WHAT IS BEING ASKED: Quote all of the entries word for word.

MATERIAL SHOWN:
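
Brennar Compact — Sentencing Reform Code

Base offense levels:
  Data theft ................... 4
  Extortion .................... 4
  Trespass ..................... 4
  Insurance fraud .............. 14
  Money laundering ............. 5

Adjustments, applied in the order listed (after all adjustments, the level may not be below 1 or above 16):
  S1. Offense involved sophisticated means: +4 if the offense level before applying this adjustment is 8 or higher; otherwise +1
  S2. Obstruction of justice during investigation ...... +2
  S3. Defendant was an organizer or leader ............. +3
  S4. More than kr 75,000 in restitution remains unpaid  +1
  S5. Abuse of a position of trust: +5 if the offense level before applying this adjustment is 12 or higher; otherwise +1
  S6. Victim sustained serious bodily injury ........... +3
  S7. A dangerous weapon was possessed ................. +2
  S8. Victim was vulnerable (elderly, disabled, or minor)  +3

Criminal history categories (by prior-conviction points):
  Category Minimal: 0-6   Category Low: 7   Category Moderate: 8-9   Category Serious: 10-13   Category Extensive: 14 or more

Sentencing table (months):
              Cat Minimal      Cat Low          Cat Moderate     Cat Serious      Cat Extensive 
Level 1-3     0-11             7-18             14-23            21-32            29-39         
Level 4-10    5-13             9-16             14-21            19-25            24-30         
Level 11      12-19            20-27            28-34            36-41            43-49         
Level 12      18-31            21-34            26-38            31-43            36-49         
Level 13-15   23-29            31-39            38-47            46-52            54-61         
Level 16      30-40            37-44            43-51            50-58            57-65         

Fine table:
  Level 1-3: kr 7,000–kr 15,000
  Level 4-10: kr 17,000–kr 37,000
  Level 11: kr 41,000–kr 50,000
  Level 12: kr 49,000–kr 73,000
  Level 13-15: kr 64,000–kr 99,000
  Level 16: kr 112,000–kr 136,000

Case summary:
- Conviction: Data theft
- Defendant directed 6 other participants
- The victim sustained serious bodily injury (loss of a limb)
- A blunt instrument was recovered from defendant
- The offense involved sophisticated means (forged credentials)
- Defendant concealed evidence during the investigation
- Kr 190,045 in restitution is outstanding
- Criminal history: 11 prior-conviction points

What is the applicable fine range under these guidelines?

Base offense level for data theft: 4.
S1 applies (level before this adjustment is 4 < 8, so +1): 4 + 1 = 5.
S2 applies: 5 + 2 = 7.
S3 applies: 7 + 3 = 10.
S4 applies: 10 + 1 = 11.
S6 applies: 11 + 3 = 14.
S7 applies: 14 + 2 = 16.
Final offense level: 16.
Level 16 falls in the 16 band.
Fine table: Level 16 → kr 112,000–kr 136,000.

kr 112,000–kr 136,000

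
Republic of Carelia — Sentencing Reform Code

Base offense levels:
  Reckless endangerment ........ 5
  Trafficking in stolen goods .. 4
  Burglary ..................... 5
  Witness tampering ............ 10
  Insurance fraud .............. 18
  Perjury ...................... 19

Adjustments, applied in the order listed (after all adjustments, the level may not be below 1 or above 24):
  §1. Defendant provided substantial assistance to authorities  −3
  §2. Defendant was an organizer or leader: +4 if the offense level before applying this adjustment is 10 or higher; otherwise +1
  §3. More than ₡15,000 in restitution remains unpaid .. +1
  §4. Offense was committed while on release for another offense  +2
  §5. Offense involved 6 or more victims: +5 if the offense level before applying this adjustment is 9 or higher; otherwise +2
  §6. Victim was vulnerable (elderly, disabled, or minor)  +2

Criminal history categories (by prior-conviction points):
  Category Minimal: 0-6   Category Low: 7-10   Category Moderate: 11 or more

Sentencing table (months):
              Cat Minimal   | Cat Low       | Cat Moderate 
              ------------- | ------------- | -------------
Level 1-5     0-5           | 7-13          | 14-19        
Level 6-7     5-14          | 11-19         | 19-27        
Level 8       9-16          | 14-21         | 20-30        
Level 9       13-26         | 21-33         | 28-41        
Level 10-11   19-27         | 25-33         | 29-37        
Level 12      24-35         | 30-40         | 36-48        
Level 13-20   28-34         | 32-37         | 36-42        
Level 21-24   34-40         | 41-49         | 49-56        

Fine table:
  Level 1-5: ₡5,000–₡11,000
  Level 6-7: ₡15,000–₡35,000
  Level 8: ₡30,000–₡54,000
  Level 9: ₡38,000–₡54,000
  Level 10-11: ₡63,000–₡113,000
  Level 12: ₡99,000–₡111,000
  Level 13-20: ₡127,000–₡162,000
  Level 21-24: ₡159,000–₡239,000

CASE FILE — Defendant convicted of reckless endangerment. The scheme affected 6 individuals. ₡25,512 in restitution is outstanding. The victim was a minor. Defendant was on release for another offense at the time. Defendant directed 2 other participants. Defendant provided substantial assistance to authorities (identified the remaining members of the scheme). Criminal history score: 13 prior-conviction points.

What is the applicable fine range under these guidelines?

Base offense level for reckless endangerment: 5.
§1 applies: 5 − 3 = 2.
§2 applies (level before this adjustment is 2 < 10, so +1): 2 + 1 = 3.
§3 applies: 3 + 1 = 4.
§4 applies: 4 + 2 = 6.
§5 applies (level before this adjustment is 6 < 9, so +2): 6 + 2 = 8.
§6 applies: 8 + 2 = 10.
Final offense level: 10.
Level 10 falls in the 10-11 band.
Fine table: Level 10-11 → ₡63,000–₡113,000.

₡63,000–₡113,000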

TASK OUTPUT:
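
Brennar Compact — Sentencing Reform Code

Base offense levels:
  Data theft ................... 4
  Extortion .................... 4
  Trespass ..................... 4
  Insurance fraud .............. 14
  Money laundering ............. 5

Adjustments, applied in the order listed (after all adjustments, the level may not be below 1 or above 16):
  S1. Offense involved sophisticated means: +4 if the offense level before applying this adjustment is 8 or higher; otherwise +1
  S2. Obstruction of justice during investigation ...... +2
  S3. Defendant was an organizer or leader ............. +3
  S4. More than kr 75,000 in restitution remains unpaid  +1
  S5. Abuse of a position of trust: +5 if the offense level before applying this adjustment is 12 or higher; otherwise +1
  S6. Victim sustained serious bodily injury ........... +3
  S7. A dangerous weapon was possessed ................. +2
  S8. Victim was vulnerable (elderly, disabled, or minor)  +3

Criminal history categories (by prior-conviction points):
  Category Minimal: 0-6   Category Low: 7   Category Moderate: 8-9   Category Serious: 10-13   Category Extensive: 14 or more

Sentencing table (months):
              Cat Minimal      Cat Low          Cat Moderate     Cat Serious      Cat Extensive 
Level 1-3     0-11             7-18             14-23            21-32            29-39         
Level 4-10    5-13             9-16             14-21            19-25            24-30         
Level 11      12-19            20-27            28-34            36-41            43-49         
Level 12      18-31            21-34            26-38            31-43            36-49         
Level 13-15   23-29            31-39            38-47            46-52            54-61         
Level 16      30-40            37-44            43-51            50-58            57-65         

Fine table:
  Level 1-3: kr 7,000–kr 15,000
  Level 4-10: kr 17,000–kr 37,000
  Level 11: kr 41,000–kr 50,000
  Level 12: kr 49,000–kr 73,000
  Level 13-15: kr 64,000–kr 99,000
  Level 16: kr 112,000–kr 136,000

Case summary:
- Conviction: Data theft
- Defendant directed 6 other participants
- The victim sustained serious bodily injury (loss of a limb)
- A blunt instrument was recovered from defendant
- The offense involved sophisticated means (forged credentials)
- Defendant concealed evidence during the investigation
- Kr 190,045 in restitution is outstanding
- Criminal history: 11 prior-conviction points

What is the applicable fine range under these guidelines?

Base offense level for data theft: 4.
S1 applies (level before this adjustment is 4 < 8, so +1): 4 + 1 = 5.
S2 applies: 5 + 2 = 7.
S3 applies: 7 + 3 = 10.
S4 applies: 10 + 1 = 11.
S6 applies: 11 + 3 = 14.
S7 applies: 14 + 2 = 16.
Final offense level: 16.
Level 16 falls in the 16 band.
Fine table: Level 16 → kr 112,000–kr 136,000.

kr 112,000–kr 136,000

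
Republic of Carelia — Sentencing Reform Code

Base offense levels:
  Reckless endangerment ........ 5
  Trafficking in stolen goods .. 4
  Burglary ..................... 5
  Witness tampering ............ 10
  Insurance fraud .............. 18
  Perjury ...................... 19

Adjustments, applied in the order listed (after all adjustments, the level may not be below 1 or above 24):
  §1. Defendant provided substantial assistance to authorities  −3
  §2. Defendant was an organizer or leader: +4 if the offense level before applying this adjustment is 10 or higher; otherwise +1
  §3. More than ₡15,000 in restitution remains unpaid .. +1
  §4. Offense was committed while on release for another offense  +2
  §5. Offense involved 6 or more victims: +5 if the offense level before applying this adjustment is 9 or higher; otherwise +2
  §6. Victim was vulnerable (elderly, disabled, or minor)  +2

Criminal history categories (by prior-conviction points):
  Category Minimal: 0-6   Category Low: 7-10   Category Moderate: 11 or more

Sentencing table (months):
              Cat Minimal   | Cat Low       | Cat Moderate 
              ------------- | ------------- | -------------
Level 1-5     0-5           | 7-13          | 14-19        
Level 6-7     5-14          | 11-19         | 19-27        
Level 8       9-16          | 14-21         | 20-30        
Level 9       13-26         | 21-33         | 28-41        
Level 10-11   19-27         | 25-33         | 29-37        
Level 12      24-35         | 30-40         | 36-48        
Level 13-20   28-34         | 32-37         | 36-42        
Level 21-24   34-40         | 41-49         | 49-56        

Fine table:
  Level 1-5: ₡5,000–₡11,000
  Level 6-7: ₡15,000–₡35,000
  Level 8: ₡30,000–₡54,000
  Level 9: ₡38,000–₡54,000
  Level 10-11: ₡63,000–₡113,000
  Level 12: ₡99,000–₡111,000
  Level 13-20: ₡127,000–₡162,000
  Level 21-24: ₡159,000–₡239,000

CASE FILE — Defendant convicted of reckless endangerment. The scheme affected 6 individuals. ₡25,512 in restitution is outstanding. The victim was a minor. Defendant was on release for another offense at the time. Defendant directed 2 other participants. Defendant provided substantial assistance to authorities (identified the remaining members of the scheme). Criminal history score: 13 prior-conviction points.

What is the applicable fine range under these guidelines?

Base offense level for reckless endangerment: 5.
§1 applies: 5 − 3 = 2.
§2 applies (level before this adjustment is 2 < 10, so +1): 2 + 1 = 3.
§3 applies: 3 + 1 = 4.
§4 applies: 4 + 2 = 6.
§5 applies (level before this adjustment is 6 < 9, so +2): 6 + 2 = 8.
§6 applies: 8 + 2 = 10.
Final offense level: 10.
Level 10 falls in the 10-11 band.
Fine table: Level 10-11 → ₡63,000–₡113,000.

₡63,000–₡113,000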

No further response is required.